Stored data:
▼
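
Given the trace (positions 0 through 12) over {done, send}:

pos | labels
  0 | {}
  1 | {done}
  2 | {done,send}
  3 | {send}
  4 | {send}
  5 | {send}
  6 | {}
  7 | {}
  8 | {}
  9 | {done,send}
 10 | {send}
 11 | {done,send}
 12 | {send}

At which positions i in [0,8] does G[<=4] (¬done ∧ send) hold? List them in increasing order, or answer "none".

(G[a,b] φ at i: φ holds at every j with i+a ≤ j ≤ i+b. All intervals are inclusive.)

none

Evaluate at each i in [0,8]:
  i=0: ✗ (fails at j=0)
  i=1: ✗ (fails at j=1)
  i=2: ✗ (fails at j=2)
  i=3: ✗ (fails at j=6)
  i=4: ✗ (fails at j=6)
  i=5: ✗ (fails at j=6)
  i=6: ✗ (fails at j=6)
  i=7: ✗ (fails at j=7)
  i=8: ✗ (fails at j=8)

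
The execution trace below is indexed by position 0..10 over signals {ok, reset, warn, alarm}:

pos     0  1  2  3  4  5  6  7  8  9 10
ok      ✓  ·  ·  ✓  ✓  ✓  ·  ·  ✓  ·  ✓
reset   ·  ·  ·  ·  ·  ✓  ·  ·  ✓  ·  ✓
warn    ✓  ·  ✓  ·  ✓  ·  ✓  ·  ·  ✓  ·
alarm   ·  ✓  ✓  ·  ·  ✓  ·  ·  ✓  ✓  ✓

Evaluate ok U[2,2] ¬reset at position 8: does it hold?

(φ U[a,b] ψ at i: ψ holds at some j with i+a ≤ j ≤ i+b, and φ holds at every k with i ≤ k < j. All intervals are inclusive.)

Does not hold

Need some j in [10,10] with ¬reset, and ok at every k in [8,j-1].
  j=10: ¬reset false.
No j in the window works → until fails.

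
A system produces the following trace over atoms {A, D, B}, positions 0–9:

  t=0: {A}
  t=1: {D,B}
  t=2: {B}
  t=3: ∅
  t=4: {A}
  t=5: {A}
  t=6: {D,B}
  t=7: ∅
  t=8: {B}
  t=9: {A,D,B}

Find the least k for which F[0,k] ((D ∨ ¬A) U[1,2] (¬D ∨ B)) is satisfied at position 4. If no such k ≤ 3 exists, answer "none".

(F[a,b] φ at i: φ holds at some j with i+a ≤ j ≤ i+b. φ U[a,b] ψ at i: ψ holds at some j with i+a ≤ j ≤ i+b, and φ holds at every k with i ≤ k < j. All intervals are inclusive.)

Scan j = 4,5,… for ((D ∨ ¬A) U[1,2] (¬D ∨ B)):
  j=4: fails
  j=5: fails
  j=6: holds
First hit at j=6, so smallest k = 6-4 = 2.

2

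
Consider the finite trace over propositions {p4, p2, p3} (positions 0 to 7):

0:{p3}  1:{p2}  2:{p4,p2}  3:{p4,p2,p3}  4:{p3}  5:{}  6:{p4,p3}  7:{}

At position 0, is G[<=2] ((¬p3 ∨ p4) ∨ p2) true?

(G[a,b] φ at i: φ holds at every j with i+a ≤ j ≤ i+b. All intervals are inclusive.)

Check ((¬p3 ∨ p4) ∨ p2) at every j in [0,2]:
  j=0: false
  j=1: true
  j=2: true
Fails at j=0 → formula fails.

False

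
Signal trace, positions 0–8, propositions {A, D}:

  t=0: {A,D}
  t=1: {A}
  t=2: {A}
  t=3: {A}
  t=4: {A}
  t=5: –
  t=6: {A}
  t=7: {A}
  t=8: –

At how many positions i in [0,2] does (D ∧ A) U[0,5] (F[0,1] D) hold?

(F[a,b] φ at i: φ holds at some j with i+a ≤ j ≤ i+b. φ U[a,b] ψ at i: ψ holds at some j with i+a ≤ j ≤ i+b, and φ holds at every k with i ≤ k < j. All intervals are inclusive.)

Evaluate at each i in [0,2]:
  i=0: ✓ (rhs at j=0)
  i=1: ✗ (no rhs in [1,6])
  i=2: ✗ (no rhs in [2,7])
Positions where it holds: {0} → 1.

1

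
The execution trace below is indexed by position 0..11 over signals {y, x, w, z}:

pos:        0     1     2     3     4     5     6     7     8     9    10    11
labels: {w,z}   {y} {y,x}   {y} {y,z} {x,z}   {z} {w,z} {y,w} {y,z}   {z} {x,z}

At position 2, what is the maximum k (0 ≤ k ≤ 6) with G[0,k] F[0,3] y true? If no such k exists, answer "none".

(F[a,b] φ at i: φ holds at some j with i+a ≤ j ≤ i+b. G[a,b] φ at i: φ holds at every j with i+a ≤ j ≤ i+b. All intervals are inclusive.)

F[0,3] y must hold from j=2 onward; find where it first fails.
  j=2: holds
  j=3: holds
  j=4: holds
  j=5: holds
  j=6: holds
  j=7: holds
  j=8: holds
Holds through j=8; largest k = 6.

6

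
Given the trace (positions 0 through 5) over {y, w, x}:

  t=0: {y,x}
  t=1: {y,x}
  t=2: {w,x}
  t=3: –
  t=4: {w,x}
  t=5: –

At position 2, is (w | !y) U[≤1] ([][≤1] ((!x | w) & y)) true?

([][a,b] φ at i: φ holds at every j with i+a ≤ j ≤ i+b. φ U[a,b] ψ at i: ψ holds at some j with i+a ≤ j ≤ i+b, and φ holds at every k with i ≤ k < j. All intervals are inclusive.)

Does not hold

Need some j in [2,3] with [][≤1] ((!x | w) & y), and (w | !y) at every k in [2,j-1].
  j=2: [][≤1] ((!x | w) & y) — fails at 2.
  j=3: [][≤1] ((!x | w) & y) — fails at 3.
No j in the window works → until fails.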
▲
◆ **TASK TO COMPLETE**: Retype the records above in full, matching each line exactly.

◆ **ANSWER AREA**:
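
Given the trace (positions 0 through 12) over {done, send}:

pos | labels
  0 | {}
  1 | {done}
  2 | {done,send}
  3 | {send}
  4 | {send}
  5 | {send}
  6 | {}
  7 | {}
  8 | {}
  9 | {done,send}
 10 | {send}
 11 | {done,send}
 12 | {send}

At which positions i in [0,8] does G[<=4] (¬done ∧ send) hold? List them in increasing order, or answer "none".

(G[a,b] φ at i: φ holds at every j with i+a ≤ j ≤ i+b. All intervals are inclusive.)

none

Evaluate at each i in [0,8]:
  i=0: ✗ (fails at j=0)
  i=1: ✗ (fails at j=1)
  i=2: ✗ (fails at j=2)
  i=3: ✗ (fails at j=6)
  i=4: ✗ (fails at j=6)
  i=5: ✗ (fails at j=6)
  i=6: ✗ (fails at j=6)
  i=7: ✗ (fails at j=7)
  i=8: ✗ (fails at j=8)

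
The execution trace below is indexed by position 0..10 over signals {ok, reset, warn, alarm}:

pos     0  1  2  3  4  5  6  7  8  9 10
ok      ✓  ·  ·  ✓  ✓  ✓  ·  ·  ✓  ·  ✓
reset   ·  ·  ·  ·  ·  ✓  ·  ·  ✓  ·  ✓
warn    ✓  ·  ✓  ·  ✓  ·  ✓  ·  ·  ✓  ·
alarm   ·  ✓  ✓  ·  ·  ✓  ·  ·  ✓  ✓  ✓

Evaluate ok U[2,2] ¬reset at position 8: does it hold?

(φ U[a,b] ψ at i: ψ holds at some j with i+a ≤ j ≤ i+b, and φ holds at every k with i ≤ k < j. All intervals are inclusive.)

Does not hold

Need some j in [10,10] with ¬reset, and ok at every k in [8,j-1].
  j=10: ¬reset false.
No j in the window works → until fails.

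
A system produces the following trace over atoms {A, D, B}, positions 0–9:

  t=0: {A}
  t=1: {D,B}
  t=2: {B}
  t=3: ∅
  t=4: {A}
  t=5: {A}
  t=6: {D,B}
  t=7: ∅
  t=8: {B}
  t=9: {A,D,B}

Find the least k for which F[0,k] ((D ∨ ¬A) U[1,2] (¬D ∨ B)) is satisfied at position 4. If no such k ≤ 3 exists, answer "none".

(F[a,b] φ at i: φ holds at some j with i+a ≤ j ≤ i+b. φ U[a,b] ψ at i: ψ holds at some j with i+a ≤ j ≤ i+b, and φ holds at every k with i ≤ k < j. All intervals are inclusive.)

Scan j = 4,5,… for ((D ∨ ¬A) U[1,2] (¬D ∨ B)):
  j=4: fails
  j=5: fails
  j=6: holds
First hit at j=6, so smallest k = 6-4 = 2.

2

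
Consider the finite trace over propositions {p4, p2, p3} (positions 0 to 7):

0:{p3}  1:{p2}  2:{p4,p2}  3:{p4,p2,p3}  4:{p3}  5:{}  6:{p4,p3}  7:{}

At position 0, is G[<=2] ((¬p3 ∨ p4) ∨ p2) true?

(G[a,b] φ at i: φ holds at every j with i+a ≤ j ≤ i+b. All intervals are inclusive.)

Check ((¬p3 ∨ p4) ∨ p2) at every j in [0,2]:
  j=0: false
  j=1: true
  j=2: true
Fails at j=0 → formula fails.

False

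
Signal trace, positions 0–8, propositions {A, D}:

  t=0: {A,D}
  t=1: {A}
  t=2: {A}
  t=3: {A}
  t=4: {A}
  t=5: –
  t=6: {A}
  t=7: {A}
  t=8: –

At how many positions i in [0,2] does (D ∧ A) U[0,5] (F[0,1] D) hold?

(F[a,b] φ at i: φ holds at some j with i+a ≤ j ≤ i+b. φ U[a,b] ψ at i: ψ holds at some j with i+a ≤ j ≤ i+b, and φ holds at every k with i ≤ k < j. All intervals are inclusive.)

Evaluate at each i in [0,2]:
  i=0: ✓ (rhs at j=0)
  i=1: ✗ (no rhs in [1,6])
  i=2: ✗ (no rhs in [2,7])
Positions where it holds: {0} → 1.

1

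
The execution trace below is indexed by position 0..11 over signals {y, x, w, z}:

pos:        0     1     2     3     4     5     6     7     8     9    10    11
labels: {w,z}   {y} {y,x}   {y} {y,z} {x,z}   {z} {w,z} {y,w} {y,z}   {z} {x,z}

At position 2, what is the maximum k (0 ≤ k ≤ 6) with G[0,k] F[0,3] y true? If no such k exists, answer "none".

(F[a,b] φ at i: φ holds at some j with i+a ≤ j ≤ i+b. G[a,b] φ at i: φ holds at every j with i+a ≤ j ≤ i+b. All intervals are inclusive.)

F[0,3] y must hold from j=2 onward; find where it first fails.
  j=2: holds
  j=3: holds
  j=4: holds
  j=5: holds
  j=6: holds
  j=7: holds
  j=8: holds
Holds through j=8; largest k = 6.

6

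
Given the trace (positions 0 through 5) over {y, w, x}:

  t=0: {y,x}
  t=1: {y,x}
  t=2: {w,x}
  t=3: –
  t=4: {w,x}
  t=5: –

At position 2, is (w | !y) U[≤1] ([][≤1] ((!x | w) & y)) true?

([][a,b] φ at i: φ holds at every j with i+a ≤ j ≤ i+b. φ U[a,b] ψ at i: ψ holds at some j with i+a ≤ j ≤ i+b, and φ holds at every k with i ≤ k < j. All intervals are inclusive.)

Does not hold

Need some j in [2,3] with [][≤1] ((!x | w) & y), and (w | !y) at every k in [2,j-1].
  j=2: [][≤1] ((!x | w) & y) — fails at 2.
  j=3: [][≤1] ((!x | w) & y) — fails at 3.
No j in the window works → until fails.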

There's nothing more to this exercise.